WORK ORDER: Return each line of the records holding the string "Computing".

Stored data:
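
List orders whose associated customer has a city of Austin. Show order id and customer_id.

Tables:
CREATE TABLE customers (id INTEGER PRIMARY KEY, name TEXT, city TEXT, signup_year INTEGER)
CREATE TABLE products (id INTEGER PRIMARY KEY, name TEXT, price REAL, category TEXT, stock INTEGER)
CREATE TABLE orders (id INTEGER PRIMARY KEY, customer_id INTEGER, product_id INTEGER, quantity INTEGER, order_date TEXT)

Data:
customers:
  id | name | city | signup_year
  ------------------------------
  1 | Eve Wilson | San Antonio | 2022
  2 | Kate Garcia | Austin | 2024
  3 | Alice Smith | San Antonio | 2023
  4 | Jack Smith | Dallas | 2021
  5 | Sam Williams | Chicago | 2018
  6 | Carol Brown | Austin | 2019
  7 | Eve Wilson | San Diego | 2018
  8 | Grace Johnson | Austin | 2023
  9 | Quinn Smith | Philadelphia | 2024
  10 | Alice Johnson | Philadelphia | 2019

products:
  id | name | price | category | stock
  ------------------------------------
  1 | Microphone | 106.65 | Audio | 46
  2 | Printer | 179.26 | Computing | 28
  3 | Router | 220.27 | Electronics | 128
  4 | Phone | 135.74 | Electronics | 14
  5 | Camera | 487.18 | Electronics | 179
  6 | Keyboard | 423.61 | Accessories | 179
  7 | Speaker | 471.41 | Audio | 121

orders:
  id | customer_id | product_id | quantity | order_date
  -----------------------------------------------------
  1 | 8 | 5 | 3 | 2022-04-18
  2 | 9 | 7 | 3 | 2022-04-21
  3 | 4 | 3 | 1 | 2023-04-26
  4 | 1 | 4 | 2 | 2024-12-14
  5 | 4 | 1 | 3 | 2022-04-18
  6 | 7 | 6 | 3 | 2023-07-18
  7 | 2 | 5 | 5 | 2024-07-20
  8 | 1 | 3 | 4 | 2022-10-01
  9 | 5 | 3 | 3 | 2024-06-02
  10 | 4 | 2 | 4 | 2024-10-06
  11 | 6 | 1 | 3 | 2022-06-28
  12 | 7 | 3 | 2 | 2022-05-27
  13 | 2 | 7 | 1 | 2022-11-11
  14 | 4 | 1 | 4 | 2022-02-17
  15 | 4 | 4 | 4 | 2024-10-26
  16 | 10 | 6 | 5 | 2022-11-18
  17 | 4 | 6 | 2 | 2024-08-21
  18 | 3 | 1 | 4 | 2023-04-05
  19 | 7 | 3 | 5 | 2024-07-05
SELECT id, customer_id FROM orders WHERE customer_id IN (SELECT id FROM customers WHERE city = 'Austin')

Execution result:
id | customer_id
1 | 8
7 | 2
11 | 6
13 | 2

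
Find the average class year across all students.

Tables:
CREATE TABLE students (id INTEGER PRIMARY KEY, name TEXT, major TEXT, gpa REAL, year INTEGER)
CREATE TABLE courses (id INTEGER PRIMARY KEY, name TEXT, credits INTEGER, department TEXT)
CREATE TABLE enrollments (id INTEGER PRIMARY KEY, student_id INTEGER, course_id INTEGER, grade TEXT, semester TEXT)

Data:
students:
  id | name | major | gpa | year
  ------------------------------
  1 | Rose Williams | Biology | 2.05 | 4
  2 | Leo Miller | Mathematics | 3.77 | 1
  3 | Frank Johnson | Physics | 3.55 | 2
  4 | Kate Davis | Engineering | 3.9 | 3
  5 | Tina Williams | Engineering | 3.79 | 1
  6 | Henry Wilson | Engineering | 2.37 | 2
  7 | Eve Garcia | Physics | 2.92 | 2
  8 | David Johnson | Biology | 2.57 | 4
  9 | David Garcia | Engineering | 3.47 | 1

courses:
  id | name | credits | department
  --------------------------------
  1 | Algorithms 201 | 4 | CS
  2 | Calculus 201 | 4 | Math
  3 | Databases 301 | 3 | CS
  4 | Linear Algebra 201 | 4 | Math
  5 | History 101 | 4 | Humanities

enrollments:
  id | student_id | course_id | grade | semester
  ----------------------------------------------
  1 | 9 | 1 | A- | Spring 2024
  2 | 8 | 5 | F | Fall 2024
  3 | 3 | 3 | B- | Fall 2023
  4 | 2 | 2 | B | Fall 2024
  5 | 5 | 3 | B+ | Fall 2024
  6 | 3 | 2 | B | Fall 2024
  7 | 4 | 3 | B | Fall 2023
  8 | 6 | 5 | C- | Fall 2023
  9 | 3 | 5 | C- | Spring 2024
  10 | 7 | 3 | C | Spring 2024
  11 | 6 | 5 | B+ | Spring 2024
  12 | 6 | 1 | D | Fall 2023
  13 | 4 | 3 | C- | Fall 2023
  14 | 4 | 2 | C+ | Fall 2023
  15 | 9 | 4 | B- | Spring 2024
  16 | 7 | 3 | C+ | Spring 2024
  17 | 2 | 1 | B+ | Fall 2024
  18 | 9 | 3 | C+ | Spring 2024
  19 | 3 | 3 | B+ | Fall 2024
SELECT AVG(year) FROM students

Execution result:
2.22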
---
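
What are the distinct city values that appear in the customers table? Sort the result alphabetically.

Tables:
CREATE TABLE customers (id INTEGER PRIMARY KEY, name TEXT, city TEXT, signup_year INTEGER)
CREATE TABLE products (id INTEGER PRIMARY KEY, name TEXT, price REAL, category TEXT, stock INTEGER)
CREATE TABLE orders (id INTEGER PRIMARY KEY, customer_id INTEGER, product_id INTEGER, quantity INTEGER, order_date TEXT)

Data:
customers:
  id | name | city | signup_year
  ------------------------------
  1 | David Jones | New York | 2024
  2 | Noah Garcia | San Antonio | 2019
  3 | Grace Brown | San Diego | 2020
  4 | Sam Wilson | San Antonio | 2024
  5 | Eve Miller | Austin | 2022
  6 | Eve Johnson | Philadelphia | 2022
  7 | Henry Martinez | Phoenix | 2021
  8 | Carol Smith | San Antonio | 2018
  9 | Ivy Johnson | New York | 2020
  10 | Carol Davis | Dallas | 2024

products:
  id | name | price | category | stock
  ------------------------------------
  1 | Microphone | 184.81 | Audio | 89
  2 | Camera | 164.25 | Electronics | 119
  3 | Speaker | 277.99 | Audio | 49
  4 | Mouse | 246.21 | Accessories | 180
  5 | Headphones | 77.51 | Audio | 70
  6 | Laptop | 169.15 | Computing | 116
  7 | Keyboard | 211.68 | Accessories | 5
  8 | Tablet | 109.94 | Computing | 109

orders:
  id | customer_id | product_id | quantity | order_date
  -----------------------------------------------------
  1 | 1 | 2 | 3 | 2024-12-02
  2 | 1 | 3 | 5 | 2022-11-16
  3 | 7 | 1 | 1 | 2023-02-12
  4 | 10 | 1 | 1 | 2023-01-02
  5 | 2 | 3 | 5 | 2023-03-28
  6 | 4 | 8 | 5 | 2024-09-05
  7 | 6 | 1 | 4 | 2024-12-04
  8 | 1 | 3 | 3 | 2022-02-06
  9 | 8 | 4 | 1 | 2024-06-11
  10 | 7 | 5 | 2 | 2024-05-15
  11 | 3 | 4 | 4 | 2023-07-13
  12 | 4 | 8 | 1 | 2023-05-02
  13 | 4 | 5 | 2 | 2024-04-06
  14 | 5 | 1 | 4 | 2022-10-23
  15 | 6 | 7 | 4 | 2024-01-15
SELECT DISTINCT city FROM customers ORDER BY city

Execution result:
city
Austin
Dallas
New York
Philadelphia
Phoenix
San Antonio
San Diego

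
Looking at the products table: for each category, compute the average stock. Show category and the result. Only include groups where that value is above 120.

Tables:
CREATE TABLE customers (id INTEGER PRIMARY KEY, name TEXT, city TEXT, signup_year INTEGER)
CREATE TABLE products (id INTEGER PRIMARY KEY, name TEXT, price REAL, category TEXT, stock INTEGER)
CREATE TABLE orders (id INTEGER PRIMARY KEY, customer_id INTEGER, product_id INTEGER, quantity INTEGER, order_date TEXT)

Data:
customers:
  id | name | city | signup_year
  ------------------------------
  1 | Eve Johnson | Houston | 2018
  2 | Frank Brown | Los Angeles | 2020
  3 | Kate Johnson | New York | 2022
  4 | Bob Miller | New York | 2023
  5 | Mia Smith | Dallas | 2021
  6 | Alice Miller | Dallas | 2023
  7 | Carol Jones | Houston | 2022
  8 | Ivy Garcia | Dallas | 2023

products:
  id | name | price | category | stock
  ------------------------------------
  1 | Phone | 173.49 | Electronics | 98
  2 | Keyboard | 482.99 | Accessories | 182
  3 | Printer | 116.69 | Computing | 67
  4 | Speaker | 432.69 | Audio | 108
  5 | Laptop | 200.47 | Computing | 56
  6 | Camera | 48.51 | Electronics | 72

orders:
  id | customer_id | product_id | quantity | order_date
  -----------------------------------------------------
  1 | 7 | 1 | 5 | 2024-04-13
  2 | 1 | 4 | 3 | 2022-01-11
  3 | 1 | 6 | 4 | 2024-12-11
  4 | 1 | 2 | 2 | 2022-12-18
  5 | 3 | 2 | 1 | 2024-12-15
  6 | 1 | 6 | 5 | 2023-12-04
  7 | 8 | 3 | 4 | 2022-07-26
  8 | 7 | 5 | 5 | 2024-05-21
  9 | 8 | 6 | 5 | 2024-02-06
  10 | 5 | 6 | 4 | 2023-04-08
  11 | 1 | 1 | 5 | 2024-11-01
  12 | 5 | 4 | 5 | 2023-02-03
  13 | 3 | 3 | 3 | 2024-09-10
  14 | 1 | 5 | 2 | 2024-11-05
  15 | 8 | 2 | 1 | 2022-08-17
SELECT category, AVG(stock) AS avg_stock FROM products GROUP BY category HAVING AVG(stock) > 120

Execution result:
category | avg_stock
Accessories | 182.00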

REPLY TO THE EXERCISE:
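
  2 | Printer | 179.26 | Computing | 28
  6 | Laptop | 169.15 | Computing | 116
  8 | Tablet | 109.94 | Computing | 109
  3 | Printer | 116.69 | Computing | 67
  5 | Laptop | 200.47 | Computing | 56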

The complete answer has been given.